▶ Problem to work on:
For the word "below", find each line in the entries where it occurs and copy that line.

*** Data to process Section Begins ***

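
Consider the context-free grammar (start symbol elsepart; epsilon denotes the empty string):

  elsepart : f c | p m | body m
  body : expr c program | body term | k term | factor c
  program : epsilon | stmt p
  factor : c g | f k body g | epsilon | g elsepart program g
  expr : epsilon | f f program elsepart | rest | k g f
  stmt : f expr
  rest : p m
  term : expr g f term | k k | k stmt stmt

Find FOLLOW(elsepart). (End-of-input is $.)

{ $, c, f, g, k, m, p }

elsepart is the start symbol, so $ ∈ FOLLOW(elsepart).
In factor : g elsepart program g: add FIRST(program g) = { f, g }.
In expr : f f program elsepart: elsepart is at the end, add FOLLOW(expr) = { c, f, g, k, m, p }.
Union: FOLLOW(elsepart) = { $, c, f, g, k, m, p }.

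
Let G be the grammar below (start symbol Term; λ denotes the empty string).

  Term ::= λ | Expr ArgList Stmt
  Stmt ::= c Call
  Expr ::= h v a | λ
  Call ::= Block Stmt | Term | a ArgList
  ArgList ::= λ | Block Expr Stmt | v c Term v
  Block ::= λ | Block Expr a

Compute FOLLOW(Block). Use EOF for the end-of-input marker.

{ a, c, h }

In Call ::= Block Stmt: add FIRST(Stmt) = { c }.
In ArgList ::= Block Expr Stmt: add FIRST(Expr Stmt) = { c, h }.
In Block ::= Block Expr a: add FIRST(Expr a) = { a, h }.
Union: FOLLOW(Block) = { a, c, h }.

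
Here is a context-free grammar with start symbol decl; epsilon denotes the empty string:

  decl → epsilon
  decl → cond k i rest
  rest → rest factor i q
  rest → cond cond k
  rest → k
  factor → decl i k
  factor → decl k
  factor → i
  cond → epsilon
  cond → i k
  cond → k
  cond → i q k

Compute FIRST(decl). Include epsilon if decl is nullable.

decl → epsilon contributes epsilon.
From decl → cond k i rest: cond nullable, take FIRST(cond) ∪ {k} = { i, k }.
Union: FIRST(decl) = { i, k, epsilon }.

{ i, k, epsilon }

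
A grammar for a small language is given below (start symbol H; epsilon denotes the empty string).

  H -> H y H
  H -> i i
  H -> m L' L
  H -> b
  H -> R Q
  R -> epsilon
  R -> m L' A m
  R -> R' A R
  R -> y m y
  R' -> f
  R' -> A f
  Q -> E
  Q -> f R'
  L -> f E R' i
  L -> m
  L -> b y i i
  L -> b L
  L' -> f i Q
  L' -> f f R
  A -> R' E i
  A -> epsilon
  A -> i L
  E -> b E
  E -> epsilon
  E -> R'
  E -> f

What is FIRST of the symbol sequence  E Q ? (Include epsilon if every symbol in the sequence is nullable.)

{ b, f, i, epsilon }

Add FIRST(E)\{epsilon} = { b, f, i }; E is nullable, continue.
Add FIRST(Q)\{epsilon} = { b, f, i }; Q is nullable, continue.
Every symbol is nullable, so include epsilon.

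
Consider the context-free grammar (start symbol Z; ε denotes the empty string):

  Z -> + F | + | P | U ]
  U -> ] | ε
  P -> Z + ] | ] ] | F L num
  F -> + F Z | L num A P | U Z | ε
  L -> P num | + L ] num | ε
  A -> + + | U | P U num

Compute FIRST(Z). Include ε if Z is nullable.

{ +, ], num }

Z -> + F contributes {+}.
Z -> + contributes {+}.
From Z -> P: add FIRST(P) = { +, ], num }.
From Z -> U ]: U nullable, take FIRST(U) ∪ {]} = { ] }.
Union: FIRST(Z) = { +, ], num }.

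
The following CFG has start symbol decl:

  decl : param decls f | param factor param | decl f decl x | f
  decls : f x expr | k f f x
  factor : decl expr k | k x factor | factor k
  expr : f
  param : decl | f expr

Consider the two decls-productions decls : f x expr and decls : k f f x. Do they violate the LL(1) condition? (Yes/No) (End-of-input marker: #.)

No

FIRST(f x expr) = { f } and FIRST(k f f x) = { k }.
The FIRST sets are disjoint and neither alternative is nullable — no conflict.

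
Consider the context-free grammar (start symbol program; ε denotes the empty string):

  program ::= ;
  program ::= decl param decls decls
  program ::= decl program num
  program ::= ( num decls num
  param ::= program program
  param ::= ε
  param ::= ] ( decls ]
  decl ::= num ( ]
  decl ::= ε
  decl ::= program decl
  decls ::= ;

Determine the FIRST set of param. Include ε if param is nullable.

From param ::= program program: add FIRST(program) = { (, ;, ], num }.
param ::= ε contributes ε.
param ::= ] ( decls ] contributes {]}.
Union: FIRST(param) = { (, ;, ], num, ε }.

{ (, ;, ], num, ε }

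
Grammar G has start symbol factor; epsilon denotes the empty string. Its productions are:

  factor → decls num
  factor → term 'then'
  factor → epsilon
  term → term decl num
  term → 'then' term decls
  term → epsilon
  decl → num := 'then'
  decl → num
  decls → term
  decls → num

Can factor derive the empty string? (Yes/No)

factor has an epsilon-production, so factor ⇒ epsilon.

Yes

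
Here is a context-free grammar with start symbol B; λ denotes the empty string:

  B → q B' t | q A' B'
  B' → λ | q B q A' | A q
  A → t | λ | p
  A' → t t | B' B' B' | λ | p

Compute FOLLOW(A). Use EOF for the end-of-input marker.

{ q }

In B' → A q: add FIRST(q) = { q }.
Union: FOLLOW(A) = { q }.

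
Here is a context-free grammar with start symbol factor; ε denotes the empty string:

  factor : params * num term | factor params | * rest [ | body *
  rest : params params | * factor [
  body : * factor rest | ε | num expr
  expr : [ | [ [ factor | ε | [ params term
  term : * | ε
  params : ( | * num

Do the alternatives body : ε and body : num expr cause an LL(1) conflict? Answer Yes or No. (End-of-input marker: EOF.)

FIRST(ε) = { ε } and FIRST(num expr) = { num }.
The first is nullable but FOLLOW(body) = { * } is disjoint from FIRST of the second.

No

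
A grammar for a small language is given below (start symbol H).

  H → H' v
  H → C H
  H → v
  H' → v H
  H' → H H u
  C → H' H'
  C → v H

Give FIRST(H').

{ v }

H' → v H contributes {v}.
From H' → H H u: add FIRST(H) = { v }.
Union: FIRST(H') = { v }.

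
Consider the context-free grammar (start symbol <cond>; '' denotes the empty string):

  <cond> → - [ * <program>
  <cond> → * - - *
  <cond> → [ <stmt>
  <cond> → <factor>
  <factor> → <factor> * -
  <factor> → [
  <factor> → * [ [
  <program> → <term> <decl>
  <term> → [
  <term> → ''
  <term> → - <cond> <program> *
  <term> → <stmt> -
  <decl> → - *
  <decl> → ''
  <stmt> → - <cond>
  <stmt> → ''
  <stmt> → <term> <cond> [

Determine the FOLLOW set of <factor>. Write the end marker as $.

In <cond> → <factor>: <factor> is at the end, add FOLLOW(<cond>) = { $, *, -, [ }.
In <factor> → <factor> * -: add FIRST(* -) = { * }.
Union: FOLLOW(<factor>) = { $, *, -, [ }.

{ $, *, -, [ }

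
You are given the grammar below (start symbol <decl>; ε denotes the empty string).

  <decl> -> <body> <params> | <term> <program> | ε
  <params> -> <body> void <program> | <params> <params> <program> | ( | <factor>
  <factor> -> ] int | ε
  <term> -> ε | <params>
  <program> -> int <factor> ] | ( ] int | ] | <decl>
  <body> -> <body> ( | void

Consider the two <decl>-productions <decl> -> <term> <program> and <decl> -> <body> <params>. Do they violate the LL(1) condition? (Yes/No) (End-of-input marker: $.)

FIRST(<term> <program>) = { (, ], int, void, ε } and FIRST(<body> <params>) = { void }.
Both contain void, so the two alternatives are not disjoint — LL(1) conflict.

Yes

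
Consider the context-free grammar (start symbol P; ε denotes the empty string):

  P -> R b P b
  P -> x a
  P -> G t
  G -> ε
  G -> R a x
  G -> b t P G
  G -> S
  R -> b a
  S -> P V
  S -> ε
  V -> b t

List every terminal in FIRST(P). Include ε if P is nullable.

{ b, t, x }

From P -> R b P b: add FIRST(R) = { b }.
P -> x a contributes {x}.
From P -> G t: G nullable, take FIRST(G) ∪ {t} = { b, t, x }.
Union: FIRST(P) = { b, t, x }.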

*** Data to process Section Ends ***

▶ Your solution:
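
Let G be the grammar below (start symbol Term; λ denotes the empty string).
A grammar for a small language is given below (start symbol H; epsilon denotes the empty string).
A grammar for a small language is given below (start symbol H).
You are given the grammar below (start symbol <decl>; ε denotes the empty string).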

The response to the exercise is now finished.